*** Opening RECORDS ***

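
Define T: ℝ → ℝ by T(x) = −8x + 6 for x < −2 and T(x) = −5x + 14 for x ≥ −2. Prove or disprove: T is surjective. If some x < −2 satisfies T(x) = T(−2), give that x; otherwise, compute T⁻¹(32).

-9/4

Both pieces are strictly decreasing (slopes −8 and −5), so each is injective on its own interval.
The left piece maps (−∞, −2) onto (22, ∞); the right piece maps [−2, ∞) onto (−∞, 24].
The union (22, ∞) ∪ (−∞, 24] covers ℝ, so T is surjective.
For the follow-up: the images overlap, so an x < −2 with T(x) = T(−2) exists. T(−2) = 24; solving −8x + 6 = 24 for x < −2 gives x = (24 − 6)/(−8) = −9/4.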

*** Closing RECORDS ***

Retype the material exactly, including every line.

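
Define T: ℝ → ℝ by T(x) = −8x + 6 for x < −2 and T(x) = −5x + 14 for x ≥ −2. Prove or disprove: T is surjective. If some x < −2 satisfies T(x) = T(−2), give that x; otherwise, compute T⁻¹(32).

-9/4

Both pieces are strictly decreasing (slopes −8 and −5), so each is injective on its own interval.
The left piece maps (−∞, −2) onto (22, ∞); the right piece maps [−2, ∞) onto (−∞, 24].
The union (22, ∞) ∪ (−∞, 24] covers ℝ, so T is surjective.
For the follow-up: the images overlap, so an x < −2 with T(x) = T(−2) exists. T(−2) = 24; solving −8x + 6 = 24 for x < −2 gives x = (24 − 6)/(−8) = −9/4.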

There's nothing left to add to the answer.